__PROBLEM__
Repeat only the lines below from the one containing "dotted quaver → quaver" through the one containing "eighth, thirty-second note, quarter", inclusive, exactly as written.

__MATERIAL SUPPLIED__
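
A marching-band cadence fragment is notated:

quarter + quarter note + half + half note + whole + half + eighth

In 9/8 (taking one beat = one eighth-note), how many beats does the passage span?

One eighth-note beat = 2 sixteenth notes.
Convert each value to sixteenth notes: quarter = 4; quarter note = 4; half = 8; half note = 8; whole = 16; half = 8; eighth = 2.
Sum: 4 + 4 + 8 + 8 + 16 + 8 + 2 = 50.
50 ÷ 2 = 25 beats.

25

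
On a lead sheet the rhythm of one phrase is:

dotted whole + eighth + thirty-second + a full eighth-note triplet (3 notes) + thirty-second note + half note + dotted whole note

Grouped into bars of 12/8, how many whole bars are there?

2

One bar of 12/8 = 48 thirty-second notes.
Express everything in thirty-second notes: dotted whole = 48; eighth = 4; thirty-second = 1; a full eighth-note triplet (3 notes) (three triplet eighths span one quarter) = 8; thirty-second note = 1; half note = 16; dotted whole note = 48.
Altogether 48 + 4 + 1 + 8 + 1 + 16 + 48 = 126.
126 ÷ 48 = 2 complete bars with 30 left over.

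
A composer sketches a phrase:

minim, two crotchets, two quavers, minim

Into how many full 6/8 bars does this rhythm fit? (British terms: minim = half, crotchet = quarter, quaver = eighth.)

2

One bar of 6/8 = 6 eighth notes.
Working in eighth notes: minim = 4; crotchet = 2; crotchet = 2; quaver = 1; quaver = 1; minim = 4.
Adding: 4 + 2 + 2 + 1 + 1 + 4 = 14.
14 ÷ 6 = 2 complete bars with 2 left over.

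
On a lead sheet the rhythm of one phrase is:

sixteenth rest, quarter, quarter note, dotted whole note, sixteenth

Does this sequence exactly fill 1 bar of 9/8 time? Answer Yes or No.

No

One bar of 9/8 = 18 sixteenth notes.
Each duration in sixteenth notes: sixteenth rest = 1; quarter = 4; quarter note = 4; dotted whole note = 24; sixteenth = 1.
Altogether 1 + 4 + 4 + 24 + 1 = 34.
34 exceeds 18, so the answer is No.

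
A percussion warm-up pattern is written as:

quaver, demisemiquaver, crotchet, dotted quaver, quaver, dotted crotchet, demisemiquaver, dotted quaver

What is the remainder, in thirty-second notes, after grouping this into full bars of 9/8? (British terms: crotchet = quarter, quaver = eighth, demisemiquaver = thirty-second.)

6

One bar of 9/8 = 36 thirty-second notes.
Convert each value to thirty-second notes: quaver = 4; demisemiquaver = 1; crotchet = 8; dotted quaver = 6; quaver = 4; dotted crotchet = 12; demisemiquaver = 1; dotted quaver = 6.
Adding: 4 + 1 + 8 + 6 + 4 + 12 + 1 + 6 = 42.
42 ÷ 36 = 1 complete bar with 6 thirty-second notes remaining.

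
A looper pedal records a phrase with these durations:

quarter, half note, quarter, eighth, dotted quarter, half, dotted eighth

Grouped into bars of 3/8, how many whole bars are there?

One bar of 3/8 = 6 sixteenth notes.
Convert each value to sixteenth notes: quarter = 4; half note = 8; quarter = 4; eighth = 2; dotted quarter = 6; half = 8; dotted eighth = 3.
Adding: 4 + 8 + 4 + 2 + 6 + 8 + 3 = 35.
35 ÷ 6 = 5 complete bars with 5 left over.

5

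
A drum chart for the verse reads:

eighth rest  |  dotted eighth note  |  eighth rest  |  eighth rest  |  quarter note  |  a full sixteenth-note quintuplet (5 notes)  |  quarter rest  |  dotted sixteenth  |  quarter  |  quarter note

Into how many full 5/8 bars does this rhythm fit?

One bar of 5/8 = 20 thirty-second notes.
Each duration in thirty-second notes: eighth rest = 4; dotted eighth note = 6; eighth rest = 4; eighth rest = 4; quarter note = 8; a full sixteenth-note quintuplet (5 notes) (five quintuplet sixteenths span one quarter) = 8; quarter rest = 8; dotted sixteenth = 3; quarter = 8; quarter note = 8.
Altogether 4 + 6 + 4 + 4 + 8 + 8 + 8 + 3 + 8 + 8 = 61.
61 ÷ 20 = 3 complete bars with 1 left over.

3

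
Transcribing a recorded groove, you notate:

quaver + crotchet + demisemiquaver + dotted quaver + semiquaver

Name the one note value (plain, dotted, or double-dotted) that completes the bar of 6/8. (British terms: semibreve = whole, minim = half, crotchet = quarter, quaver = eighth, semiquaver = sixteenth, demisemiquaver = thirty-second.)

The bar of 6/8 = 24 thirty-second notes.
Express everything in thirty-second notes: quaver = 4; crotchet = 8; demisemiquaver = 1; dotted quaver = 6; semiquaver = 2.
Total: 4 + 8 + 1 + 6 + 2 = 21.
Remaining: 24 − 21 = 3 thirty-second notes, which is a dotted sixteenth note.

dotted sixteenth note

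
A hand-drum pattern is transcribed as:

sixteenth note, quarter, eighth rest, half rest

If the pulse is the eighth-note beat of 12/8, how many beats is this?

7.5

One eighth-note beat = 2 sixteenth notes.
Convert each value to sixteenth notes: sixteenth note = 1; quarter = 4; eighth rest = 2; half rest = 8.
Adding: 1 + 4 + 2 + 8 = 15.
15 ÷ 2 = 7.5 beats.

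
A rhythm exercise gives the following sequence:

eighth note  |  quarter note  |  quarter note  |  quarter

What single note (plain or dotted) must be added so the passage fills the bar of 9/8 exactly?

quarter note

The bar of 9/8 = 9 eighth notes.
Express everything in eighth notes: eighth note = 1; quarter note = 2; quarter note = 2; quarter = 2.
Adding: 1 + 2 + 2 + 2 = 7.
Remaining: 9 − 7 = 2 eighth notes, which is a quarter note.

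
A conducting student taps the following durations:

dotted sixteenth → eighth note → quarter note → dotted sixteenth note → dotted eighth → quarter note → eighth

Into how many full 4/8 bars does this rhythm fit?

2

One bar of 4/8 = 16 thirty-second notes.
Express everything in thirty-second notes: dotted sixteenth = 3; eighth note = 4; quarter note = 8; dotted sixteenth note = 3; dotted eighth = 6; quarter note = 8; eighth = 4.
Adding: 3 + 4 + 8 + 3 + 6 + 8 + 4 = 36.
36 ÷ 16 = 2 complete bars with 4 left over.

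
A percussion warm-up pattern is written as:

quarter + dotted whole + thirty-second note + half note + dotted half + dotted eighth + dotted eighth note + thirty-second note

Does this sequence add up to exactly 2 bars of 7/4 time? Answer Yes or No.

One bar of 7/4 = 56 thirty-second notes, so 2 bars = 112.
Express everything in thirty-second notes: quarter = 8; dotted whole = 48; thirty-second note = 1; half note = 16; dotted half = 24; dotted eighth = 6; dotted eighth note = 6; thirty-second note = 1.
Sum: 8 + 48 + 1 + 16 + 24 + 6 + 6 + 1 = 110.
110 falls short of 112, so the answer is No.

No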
...
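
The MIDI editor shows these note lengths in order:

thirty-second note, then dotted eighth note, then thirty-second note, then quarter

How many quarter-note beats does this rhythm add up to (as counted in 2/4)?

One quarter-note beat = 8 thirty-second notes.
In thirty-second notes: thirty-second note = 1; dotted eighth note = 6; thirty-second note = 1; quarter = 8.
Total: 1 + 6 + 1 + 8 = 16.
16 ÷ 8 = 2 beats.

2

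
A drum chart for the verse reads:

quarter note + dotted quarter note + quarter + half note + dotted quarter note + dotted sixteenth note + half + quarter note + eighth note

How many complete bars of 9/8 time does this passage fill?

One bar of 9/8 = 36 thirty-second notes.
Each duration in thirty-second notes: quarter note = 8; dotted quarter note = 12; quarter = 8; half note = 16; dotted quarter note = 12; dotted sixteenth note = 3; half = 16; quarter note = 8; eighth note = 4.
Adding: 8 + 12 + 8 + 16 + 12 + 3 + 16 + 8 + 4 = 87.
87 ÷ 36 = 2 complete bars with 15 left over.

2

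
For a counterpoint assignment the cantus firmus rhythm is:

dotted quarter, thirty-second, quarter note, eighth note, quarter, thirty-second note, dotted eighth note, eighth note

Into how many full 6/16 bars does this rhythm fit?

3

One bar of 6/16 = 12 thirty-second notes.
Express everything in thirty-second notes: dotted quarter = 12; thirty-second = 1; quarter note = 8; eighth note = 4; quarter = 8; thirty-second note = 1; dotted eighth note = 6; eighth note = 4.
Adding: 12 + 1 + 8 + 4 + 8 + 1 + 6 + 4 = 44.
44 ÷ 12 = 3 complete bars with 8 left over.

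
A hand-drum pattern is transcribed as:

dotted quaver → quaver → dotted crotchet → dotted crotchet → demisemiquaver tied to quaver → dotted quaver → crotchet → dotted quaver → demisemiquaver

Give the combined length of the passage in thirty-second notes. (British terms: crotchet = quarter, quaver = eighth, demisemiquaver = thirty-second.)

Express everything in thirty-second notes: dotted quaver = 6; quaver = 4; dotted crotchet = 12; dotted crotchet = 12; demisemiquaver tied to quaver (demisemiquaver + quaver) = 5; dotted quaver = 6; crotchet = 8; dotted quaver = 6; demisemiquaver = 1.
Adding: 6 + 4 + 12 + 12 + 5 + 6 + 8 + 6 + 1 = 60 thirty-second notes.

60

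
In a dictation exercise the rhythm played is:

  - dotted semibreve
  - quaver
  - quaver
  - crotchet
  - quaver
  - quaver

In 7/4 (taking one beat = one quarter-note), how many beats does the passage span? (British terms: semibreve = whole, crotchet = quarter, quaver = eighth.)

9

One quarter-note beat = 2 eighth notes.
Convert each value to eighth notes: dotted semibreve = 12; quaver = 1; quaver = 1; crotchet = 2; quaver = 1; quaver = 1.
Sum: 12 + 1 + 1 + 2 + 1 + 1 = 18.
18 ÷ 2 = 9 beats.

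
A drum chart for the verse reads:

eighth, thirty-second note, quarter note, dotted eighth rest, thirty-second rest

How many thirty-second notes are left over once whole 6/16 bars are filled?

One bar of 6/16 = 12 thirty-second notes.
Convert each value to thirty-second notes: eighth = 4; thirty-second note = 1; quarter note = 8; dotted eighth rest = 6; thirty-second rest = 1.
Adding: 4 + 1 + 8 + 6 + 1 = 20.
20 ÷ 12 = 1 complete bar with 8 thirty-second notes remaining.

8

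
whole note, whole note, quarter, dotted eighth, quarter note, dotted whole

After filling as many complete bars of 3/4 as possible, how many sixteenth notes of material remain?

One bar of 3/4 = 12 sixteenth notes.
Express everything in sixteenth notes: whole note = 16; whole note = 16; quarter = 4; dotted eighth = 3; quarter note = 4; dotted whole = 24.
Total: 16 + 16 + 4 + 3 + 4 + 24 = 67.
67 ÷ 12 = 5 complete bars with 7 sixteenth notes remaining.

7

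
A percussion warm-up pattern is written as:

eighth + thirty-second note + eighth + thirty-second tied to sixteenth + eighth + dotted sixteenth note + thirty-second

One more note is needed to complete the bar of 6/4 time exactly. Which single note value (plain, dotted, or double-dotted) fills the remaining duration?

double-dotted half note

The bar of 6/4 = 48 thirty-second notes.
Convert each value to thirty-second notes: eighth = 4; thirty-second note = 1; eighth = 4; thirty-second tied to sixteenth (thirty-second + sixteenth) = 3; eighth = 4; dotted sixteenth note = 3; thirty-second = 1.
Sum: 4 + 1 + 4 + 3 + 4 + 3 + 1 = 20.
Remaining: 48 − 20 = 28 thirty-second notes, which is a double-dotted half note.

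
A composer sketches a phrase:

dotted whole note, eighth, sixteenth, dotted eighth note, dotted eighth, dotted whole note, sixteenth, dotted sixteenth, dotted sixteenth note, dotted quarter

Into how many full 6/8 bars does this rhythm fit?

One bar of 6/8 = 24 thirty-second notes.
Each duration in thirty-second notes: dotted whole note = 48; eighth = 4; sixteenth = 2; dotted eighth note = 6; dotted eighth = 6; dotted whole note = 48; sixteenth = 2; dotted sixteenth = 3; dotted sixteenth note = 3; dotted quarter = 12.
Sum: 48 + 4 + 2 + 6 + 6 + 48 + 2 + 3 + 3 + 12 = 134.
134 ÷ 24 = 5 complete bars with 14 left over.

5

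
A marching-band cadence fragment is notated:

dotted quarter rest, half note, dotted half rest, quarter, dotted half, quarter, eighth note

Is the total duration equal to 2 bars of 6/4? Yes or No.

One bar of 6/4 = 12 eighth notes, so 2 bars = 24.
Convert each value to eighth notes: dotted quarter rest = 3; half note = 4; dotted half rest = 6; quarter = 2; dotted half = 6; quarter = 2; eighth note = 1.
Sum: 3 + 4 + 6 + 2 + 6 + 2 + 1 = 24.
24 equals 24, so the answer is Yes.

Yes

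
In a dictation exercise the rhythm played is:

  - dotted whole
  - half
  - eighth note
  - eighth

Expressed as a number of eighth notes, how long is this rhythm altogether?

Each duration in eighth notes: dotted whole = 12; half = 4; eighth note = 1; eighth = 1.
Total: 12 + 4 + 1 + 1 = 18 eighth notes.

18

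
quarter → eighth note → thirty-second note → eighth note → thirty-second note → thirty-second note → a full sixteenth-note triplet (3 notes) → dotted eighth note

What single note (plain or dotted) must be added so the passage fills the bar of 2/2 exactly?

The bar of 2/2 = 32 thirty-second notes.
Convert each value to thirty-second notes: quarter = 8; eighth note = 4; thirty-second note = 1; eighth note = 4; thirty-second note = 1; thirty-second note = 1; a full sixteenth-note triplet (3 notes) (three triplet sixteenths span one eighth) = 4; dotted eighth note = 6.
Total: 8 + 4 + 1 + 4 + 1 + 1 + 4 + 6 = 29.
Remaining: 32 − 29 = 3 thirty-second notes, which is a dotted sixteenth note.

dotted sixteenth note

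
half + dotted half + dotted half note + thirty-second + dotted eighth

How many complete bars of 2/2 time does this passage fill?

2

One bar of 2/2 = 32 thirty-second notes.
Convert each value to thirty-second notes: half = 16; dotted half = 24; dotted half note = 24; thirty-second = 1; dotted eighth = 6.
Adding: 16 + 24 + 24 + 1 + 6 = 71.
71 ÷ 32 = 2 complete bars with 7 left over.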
==
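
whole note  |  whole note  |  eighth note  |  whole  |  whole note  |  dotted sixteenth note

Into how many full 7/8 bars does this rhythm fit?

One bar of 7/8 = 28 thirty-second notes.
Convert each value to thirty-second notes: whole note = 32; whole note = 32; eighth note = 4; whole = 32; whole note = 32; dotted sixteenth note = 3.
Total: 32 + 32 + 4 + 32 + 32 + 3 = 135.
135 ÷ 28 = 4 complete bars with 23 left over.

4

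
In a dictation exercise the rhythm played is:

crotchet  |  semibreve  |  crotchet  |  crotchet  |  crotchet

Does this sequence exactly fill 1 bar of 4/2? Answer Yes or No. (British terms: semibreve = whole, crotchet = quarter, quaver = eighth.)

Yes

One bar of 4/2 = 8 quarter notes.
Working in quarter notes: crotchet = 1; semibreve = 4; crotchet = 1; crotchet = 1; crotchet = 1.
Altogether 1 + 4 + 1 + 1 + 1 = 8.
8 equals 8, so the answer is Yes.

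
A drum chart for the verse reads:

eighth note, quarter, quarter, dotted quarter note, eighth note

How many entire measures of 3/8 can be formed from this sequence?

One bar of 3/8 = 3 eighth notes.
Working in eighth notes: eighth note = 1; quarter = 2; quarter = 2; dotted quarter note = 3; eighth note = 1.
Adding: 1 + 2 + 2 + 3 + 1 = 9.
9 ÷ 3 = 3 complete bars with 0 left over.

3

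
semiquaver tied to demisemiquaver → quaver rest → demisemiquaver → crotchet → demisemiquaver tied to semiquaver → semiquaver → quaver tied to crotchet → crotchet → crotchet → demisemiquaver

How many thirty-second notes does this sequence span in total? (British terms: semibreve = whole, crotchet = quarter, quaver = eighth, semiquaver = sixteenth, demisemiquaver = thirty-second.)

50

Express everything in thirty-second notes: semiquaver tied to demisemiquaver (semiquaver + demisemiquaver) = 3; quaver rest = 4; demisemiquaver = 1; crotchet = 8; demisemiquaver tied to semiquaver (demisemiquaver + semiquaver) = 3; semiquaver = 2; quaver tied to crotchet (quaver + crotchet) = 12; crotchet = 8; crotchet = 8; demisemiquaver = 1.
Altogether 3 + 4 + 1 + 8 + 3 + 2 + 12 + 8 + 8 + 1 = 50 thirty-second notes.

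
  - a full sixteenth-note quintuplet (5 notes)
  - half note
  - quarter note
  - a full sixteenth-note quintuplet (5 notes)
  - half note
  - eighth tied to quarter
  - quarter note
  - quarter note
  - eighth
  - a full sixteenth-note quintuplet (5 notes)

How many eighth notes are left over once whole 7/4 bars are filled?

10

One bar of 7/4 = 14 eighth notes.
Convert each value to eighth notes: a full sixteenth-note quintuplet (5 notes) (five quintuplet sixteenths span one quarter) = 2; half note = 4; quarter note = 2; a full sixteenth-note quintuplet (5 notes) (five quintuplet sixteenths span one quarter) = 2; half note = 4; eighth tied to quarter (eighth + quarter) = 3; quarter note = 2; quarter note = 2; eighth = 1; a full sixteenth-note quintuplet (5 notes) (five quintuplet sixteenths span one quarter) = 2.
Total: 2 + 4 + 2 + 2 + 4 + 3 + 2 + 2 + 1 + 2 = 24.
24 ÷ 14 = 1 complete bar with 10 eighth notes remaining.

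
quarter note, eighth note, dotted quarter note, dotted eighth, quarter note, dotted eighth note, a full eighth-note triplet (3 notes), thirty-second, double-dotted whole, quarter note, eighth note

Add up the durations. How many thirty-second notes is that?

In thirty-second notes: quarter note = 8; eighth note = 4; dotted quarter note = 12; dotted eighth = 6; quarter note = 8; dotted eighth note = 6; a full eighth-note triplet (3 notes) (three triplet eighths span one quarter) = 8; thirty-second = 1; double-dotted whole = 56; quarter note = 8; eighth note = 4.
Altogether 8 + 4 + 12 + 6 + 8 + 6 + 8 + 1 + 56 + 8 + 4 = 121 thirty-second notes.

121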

__OUTPUT OF THE TASK__
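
dotted quaver → quaver → dotted crotchet → dotted crotchet → demisemiquaver tied to quaver → dotted quaver → crotchet → dotted quaver → demisemiquaver

Give the combined length of the passage in thirty-second notes. (British terms: crotchet = quarter, quaver = eighth, demisemiquaver = thirty-second.)

Express everything in thirty-second notes: dotted quaver = 6; quaver = 4; dotted crotchet = 12; dotted crotchet = 12; demisemiquaver tied to quaver (demisemiquaver + quaver) = 5; dotted quaver = 6; crotchet = 8; dotted quaver = 6; demisemiquaver = 1.
Adding: 6 + 4 + 12 + 12 + 5 + 6 + 8 + 6 + 1 = 60 thirty-second notes.

60

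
In a dictation exercise the rhythm played is:

  - dotted semibreve
  - quaver
  - quaver
  - crotchet
  - quaver
  - quaver

In 7/4 (taking one beat = one quarter-note), how many beats does the passage span? (British terms: semibreve = whole, crotchet = quarter, quaver = eighth.)

9

One quarter-note beat = 2 eighth notes.
Convert each value to eighth notes: dotted semibreve = 12; quaver = 1; quaver = 1; crotchet = 2; quaver = 1; quaver = 1.
Sum: 12 + 1 + 1 + 2 + 1 + 1 = 18.
18 ÷ 2 = 9 beats.

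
A drum chart for the verse reads:

eighth, thirty-second note, quarter note, dotted eighth rest, thirty-second rest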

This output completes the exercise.